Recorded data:
►
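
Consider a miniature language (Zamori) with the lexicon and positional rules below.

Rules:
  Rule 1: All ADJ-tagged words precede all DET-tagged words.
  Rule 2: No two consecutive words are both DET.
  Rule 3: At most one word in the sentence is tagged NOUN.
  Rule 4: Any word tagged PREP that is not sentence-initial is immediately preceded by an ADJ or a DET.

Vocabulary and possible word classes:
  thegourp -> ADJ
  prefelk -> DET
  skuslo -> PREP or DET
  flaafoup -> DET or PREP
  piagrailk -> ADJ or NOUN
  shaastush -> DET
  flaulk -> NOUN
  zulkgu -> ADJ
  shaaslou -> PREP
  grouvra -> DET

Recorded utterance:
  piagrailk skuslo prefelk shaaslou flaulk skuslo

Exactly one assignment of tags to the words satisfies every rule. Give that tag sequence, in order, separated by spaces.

Candidates per position — 1:piagrailk {ADJ,NOUN}; 2:skuslo {PREP,DET}; 3:prefelk {DET}; 4:shaaslou {PREP}; 5:flaulk {NOUN}; 6:skuslo {PREP,DET}.
At position 1, choosing NOUN makes rule 3 impossible to satisfy; hence ADJ.
At position 2, choosing DET makes rule 2 impossible to satisfy; hence PREP.
At position 6, choosing PREP makes rule 4 impossible to satisfy; hence DET.
The only consistent sequence is: ADJ PREP DET PREP NOUN DET.
Checking: rule 1 satisfied; rule 2 satisfied; rule 3 satisfied; rule 4 satisfied.

ADJ PREP DET PREP NOUN DET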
◄
● **Work to complete**:
In your reply, restate exactly the lines from the start of the records above through the line holding "piagrailk skuslo prefelk", including both, and nothing else.

● **Written solution**:
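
Consider a miniature language (Zamori) with the lexicon and positional rules below.

Rules:
  Rule 1: All ADJ-tagged words precede all DET-tagged words.
  Rule 2: No two consecutive words are both DET.
  Rule 3: At most one word in the sentence is tagged NOUN.
  Rule 4: Any word tagged PREP that is not sentence-initial is immediately preceded by an ADJ or a DET.

Vocabulary and possible word classes:
  thegourp -> ADJ
  prefelk -> DET
  skuslo -> PREP or DET
  flaafoup -> DET or PREP
  piagrailk -> ADJ or NOUN
  shaastush -> DET
  flaulk -> NOUN
  zulkgu -> ADJ
  shaaslou -> PREP
  grouvra -> DET

Recorded utterance:
  piagrailk skuslo prefelk shaaslou flaulk skuslo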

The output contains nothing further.